• [PROMPT] Restate the entries below verbatim.

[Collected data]
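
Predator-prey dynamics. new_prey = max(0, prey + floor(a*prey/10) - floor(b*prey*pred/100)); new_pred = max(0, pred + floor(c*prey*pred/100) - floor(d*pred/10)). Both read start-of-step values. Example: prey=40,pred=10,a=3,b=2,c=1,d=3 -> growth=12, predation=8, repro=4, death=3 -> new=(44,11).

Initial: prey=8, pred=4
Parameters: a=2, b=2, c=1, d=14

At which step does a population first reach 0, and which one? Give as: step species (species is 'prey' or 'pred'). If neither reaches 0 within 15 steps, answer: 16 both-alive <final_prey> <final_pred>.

Step 1: prey: 8+1-0=9; pred: 4+0-5=0
First extinction: pred at step 1

Answer: 1 pred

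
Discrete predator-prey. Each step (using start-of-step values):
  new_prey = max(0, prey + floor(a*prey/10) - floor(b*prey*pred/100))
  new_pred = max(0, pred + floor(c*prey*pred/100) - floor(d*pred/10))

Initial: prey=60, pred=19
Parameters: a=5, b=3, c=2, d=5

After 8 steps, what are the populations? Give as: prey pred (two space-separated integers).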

• [EXERCISE SOLUTION]
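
Predator-prey dynamics. new_prey = max(0, prey + floor(a*prey/10) - floor(b*prey*pred/100)); new_pred = max(0, pred + floor(c*prey*pred/100) - floor(d*pred/10)). Both read start-of-step values. Example: prey=40,pred=10,a=3,b=2,c=1,d=3 -> growth=12, predation=8, repro=4, death=3 -> new=(44,11).

Initial: prey=8, pred=4
Parameters: a=2, b=2, c=1, d=14

At which step does a population first reach 0, and which one? Give as: step species (species is 'prey' or 'pred'). If neither reaches 0 within 15 steps, answer: 16 both-alive <final_prey> <final_pred>.

Step 1: prey: 8+1-0=9; pred: 4+0-5=0
First extinction: pred at step 1

Answer: 1 pred

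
Discrete predator-prey. Each step (using start-of-step values):
  new_prey = max(0, prey + floor(a*prey/10) - floor(b*prey*pred/100))
  new_pred = max(0, pred + floor(c*prey*pred/100) - floor(d*pred/10))

Initial: prey=60, pred=19
Parameters: a=5, b=3, c=2, d=5

After 8 steps, what are the populations? Give as: prey pred (two space-separated integers).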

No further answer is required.